## Directions
All the data beneath this line is to be reproduced exactly.

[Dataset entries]
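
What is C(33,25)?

13884156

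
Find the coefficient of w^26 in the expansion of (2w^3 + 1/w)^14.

General term: C(14,j)·(2w^3)^j·(1/w)^(14-j), with w-exponent 3j − 1(14−j) = 4j − 14.
Set 4j − 14 = 26: j = 10.
C(14,10) = 1001; 2^10 = 1024; 1^4 = 1.
Coefficient = 1001 · 1024 · 1 = 1025024.

1025024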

## Answer box
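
What is C(33,25)?

13884156

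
Find the coefficient of w^26 in the expansion of (2w^3 + 1/w)^14.

General term: C(14,j)·(2w^3)^j·(1/w)^(14-j), with w-exponent 3j − 1(14−j) = 4j − 14.
Set 4j − 14 = 26: j = 10.
C(14,10) = 1001; 2^10 = 1024; 1^4 = 1.
Coefficient = 1001 · 1024 · 1 = 1025024.

1025024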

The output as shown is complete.